* _The problem_:
All of the records should be given again exactly as they appear.

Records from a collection
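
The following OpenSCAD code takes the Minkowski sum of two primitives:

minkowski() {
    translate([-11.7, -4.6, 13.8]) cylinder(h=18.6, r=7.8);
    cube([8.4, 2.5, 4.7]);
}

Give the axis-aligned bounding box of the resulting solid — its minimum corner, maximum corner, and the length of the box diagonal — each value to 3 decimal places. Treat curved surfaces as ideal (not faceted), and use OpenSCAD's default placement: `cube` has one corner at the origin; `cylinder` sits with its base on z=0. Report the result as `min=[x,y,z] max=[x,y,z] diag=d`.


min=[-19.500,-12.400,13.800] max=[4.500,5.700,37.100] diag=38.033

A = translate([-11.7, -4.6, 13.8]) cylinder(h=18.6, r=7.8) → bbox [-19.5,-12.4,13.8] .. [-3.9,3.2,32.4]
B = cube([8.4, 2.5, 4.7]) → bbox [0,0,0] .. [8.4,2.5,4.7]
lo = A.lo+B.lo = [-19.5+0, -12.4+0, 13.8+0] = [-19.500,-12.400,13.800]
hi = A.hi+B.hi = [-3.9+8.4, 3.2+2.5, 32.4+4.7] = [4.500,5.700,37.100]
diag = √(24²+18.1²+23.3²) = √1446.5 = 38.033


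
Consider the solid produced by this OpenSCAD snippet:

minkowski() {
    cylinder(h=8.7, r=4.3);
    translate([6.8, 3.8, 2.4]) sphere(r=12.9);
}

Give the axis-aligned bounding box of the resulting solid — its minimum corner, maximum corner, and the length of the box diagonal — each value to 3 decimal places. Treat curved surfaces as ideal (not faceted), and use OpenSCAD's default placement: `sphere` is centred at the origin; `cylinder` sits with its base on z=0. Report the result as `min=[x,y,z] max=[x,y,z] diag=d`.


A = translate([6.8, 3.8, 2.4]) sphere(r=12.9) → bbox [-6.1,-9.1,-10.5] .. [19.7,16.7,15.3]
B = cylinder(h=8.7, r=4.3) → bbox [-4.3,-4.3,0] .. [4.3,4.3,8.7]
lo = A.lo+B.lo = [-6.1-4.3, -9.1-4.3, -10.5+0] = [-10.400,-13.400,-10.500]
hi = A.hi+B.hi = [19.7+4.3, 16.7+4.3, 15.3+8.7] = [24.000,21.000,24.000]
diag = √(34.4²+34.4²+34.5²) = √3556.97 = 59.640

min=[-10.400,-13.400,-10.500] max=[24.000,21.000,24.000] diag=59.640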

* _Result of the exercise_:
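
The following OpenSCAD code takes the Minkowski sum of two primitives:

minkowski() {
    translate([-11.7, -4.6, 13.8]) cylinder(h=18.6, r=7.8);
    cube([8.4, 2.5, 4.7]);
}

Give the axis-aligned bounding box of the resulting solid — its minimum corner, maximum corner, and the length of the box diagonal — each value to 3 decimal places. Treat curved surfaces as ideal (not faceted), and use OpenSCAD's default placement: `cube` has one corner at the origin; `cylinder` sits with its base on z=0. Report the result as `min=[x,y,z] max=[x,y,z] diag=d`.


min=[-19.500,-12.400,13.800] max=[4.500,5.700,37.100] diag=38.033

A = translate([-11.7, -4.6, 13.8]) cylinder(h=18.6, r=7.8) → bbox [-19.5,-12.4,13.8] .. [-3.9,3.2,32.4]
B = cube([8.4, 2.5, 4.7]) → bbox [0,0,0] .. [8.4,2.5,4.7]
lo = A.lo+B.lo = [-19.5+0, -12.4+0, 13.8+0] = [-19.500,-12.400,13.800]
hi = A.hi+B.hi = [-3.9+8.4, 3.2+2.5, 32.4+4.7] = [4.500,5.700,37.100]
diag = √(24²+18.1²+23.3²) = √1446.5 = 38.033


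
Consider the solid produced by this OpenSCAD snippet:

minkowski() {
    cylinder(h=8.7, r=4.3);
    translate([6.8, 3.8, 2.4]) sphere(r=12.9);
}

Give the axis-aligned bounding box of the resulting solid — its minimum corner, maximum corner, and the length of the box diagonal — each value to 3 decimal places. Treat curved surfaces as ideal (not faceted), and use OpenSCAD's default placement: `sphere` is centred at the origin; `cylinder` sits with its base on z=0. Report the result as `min=[x,y,z] max=[x,y,z] diag=d`.


A = translate([6.8, 3.8, 2.4]) sphere(r=12.9) → bbox [-6.1,-9.1,-10.5] .. [19.7,16.7,15.3]
B = cylinder(h=8.7, r=4.3) → bbox [-4.3,-4.3,0] .. [4.3,4.3,8.7]
lo = A.lo+B.lo = [-6.1-4.3, -9.1-4.3, -10.5+0] = [-10.400,-13.400,-10.500]
hi = A.hi+B.hi = [19.7+4.3, 16.7+4.3, 15.3+8.7] = [24.000,21.000,24.000]
diag = √(34.4²+34.4²+34.5²) = √3556.97 = 59.640

min=[-10.400,-13.400,-10.500] max=[24.000,21.000,24.000] diag=59.640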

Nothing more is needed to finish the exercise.